What the exercise asks
The lines from the start of the records through the one containing "firearms or ammunition" are to be transcribed exactly, and nothing else.

Dataset entries:

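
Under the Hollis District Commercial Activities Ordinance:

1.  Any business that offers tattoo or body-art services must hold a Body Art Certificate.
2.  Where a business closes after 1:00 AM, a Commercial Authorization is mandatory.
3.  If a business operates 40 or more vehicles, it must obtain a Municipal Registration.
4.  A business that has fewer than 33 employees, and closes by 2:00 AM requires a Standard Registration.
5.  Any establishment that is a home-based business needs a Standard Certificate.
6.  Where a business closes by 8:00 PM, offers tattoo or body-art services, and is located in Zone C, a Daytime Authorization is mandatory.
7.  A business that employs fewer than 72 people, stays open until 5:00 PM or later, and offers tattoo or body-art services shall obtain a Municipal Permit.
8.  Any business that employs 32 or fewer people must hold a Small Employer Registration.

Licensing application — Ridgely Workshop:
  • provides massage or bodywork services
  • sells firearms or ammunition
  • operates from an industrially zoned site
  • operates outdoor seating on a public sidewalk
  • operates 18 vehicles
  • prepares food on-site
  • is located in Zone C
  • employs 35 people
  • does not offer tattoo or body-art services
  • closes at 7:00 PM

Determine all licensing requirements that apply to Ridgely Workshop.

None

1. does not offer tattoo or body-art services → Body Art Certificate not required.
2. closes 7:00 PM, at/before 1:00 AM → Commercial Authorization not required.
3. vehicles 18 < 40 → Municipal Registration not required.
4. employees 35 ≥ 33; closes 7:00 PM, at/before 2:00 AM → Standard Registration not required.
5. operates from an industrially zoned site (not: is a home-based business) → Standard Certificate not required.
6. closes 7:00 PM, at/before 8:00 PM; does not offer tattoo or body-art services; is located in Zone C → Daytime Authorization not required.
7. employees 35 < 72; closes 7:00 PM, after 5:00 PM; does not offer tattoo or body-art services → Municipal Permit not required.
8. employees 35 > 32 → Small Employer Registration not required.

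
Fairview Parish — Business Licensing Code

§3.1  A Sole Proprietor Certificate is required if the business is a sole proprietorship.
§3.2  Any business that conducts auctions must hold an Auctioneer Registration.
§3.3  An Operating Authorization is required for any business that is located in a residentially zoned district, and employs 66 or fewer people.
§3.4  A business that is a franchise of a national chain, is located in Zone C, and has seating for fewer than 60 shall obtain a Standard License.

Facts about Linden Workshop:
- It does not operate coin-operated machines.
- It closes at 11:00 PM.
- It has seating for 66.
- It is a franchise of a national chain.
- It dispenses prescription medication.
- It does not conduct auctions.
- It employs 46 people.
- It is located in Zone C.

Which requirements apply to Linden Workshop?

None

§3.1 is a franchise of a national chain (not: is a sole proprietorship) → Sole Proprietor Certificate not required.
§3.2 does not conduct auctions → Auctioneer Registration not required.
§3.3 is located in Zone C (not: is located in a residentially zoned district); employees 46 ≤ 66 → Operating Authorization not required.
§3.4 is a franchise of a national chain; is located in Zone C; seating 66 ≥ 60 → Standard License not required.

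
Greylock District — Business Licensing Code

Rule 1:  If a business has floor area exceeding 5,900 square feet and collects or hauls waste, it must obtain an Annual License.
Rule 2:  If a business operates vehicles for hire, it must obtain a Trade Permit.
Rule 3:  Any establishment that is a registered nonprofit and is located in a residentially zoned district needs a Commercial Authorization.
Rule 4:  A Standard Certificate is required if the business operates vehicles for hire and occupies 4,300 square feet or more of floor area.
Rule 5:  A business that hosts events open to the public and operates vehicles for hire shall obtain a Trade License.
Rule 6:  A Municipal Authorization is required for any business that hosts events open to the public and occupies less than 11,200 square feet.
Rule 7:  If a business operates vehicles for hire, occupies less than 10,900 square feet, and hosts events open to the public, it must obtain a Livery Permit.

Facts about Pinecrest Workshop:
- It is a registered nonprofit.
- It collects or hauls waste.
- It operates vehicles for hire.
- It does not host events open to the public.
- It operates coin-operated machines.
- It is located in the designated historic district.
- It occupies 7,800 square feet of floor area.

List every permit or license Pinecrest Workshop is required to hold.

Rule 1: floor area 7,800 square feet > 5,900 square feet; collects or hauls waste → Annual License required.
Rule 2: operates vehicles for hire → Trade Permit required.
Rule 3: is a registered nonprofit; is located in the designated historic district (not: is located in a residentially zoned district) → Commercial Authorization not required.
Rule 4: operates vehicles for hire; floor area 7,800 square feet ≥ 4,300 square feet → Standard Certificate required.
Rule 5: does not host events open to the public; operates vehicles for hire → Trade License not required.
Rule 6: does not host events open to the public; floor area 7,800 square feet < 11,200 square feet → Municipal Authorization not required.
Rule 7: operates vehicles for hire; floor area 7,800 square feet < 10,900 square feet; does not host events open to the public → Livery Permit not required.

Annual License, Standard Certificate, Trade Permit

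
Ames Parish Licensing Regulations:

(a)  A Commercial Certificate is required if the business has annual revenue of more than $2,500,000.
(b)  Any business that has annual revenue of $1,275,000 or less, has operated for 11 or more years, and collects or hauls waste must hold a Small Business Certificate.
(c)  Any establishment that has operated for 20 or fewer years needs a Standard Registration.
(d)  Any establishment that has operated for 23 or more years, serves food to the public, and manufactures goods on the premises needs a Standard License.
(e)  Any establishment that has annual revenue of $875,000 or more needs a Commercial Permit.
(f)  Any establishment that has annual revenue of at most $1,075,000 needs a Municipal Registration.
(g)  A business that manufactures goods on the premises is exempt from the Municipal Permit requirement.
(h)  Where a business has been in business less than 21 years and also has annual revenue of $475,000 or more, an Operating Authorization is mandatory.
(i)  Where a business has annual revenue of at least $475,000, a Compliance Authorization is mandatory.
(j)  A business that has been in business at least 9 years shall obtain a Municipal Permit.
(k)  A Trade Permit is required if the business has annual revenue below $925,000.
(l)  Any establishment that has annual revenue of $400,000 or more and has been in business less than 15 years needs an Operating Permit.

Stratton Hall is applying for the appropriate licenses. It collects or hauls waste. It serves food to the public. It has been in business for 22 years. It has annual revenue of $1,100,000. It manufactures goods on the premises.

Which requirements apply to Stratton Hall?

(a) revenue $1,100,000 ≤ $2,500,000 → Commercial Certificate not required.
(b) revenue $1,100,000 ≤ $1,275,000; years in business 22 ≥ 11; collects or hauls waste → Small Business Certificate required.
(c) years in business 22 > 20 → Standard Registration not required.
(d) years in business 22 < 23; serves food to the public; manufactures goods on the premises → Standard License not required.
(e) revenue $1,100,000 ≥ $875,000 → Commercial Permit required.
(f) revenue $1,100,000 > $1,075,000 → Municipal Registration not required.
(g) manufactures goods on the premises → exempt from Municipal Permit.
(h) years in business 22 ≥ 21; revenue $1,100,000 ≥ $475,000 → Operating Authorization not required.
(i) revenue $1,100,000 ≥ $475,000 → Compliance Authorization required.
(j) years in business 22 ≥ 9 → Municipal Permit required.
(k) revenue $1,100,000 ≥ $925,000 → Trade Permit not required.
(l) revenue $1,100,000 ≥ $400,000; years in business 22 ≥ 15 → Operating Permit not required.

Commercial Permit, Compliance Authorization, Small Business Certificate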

Task output
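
Under the Hollis District Commercial Activities Ordinance:

1.  Any business that offers tattoo or body-art services must hold a Body Art Certificate.
2.  Where a business closes after 1:00 AM, a Commercial Authorization is mandatory.
3.  If a business operates 40 or more vehicles, it must obtain a Municipal Registration.
4.  A business that has fewer than 33 employees, and closes by 2:00 AM requires a Standard Registration.
5.  Any establishment that is a home-based business needs a Standard Certificate.
6.  Where a business closes by 8:00 PM, offers tattoo or body-art services, and is located in Zone C, a Daytime Authorization is mandatory.
7.  A business that employs fewer than 72 people, stays open until 5:00 PM or later, and offers tattoo or body-art services shall obtain a Municipal Permit.
8.  Any business that employs 32 or fewer people must hold a Small Employer Registration.

Licensing application — Ridgely Workshop:
  • provides massage or bodywork services
  • sells firearms or ammunition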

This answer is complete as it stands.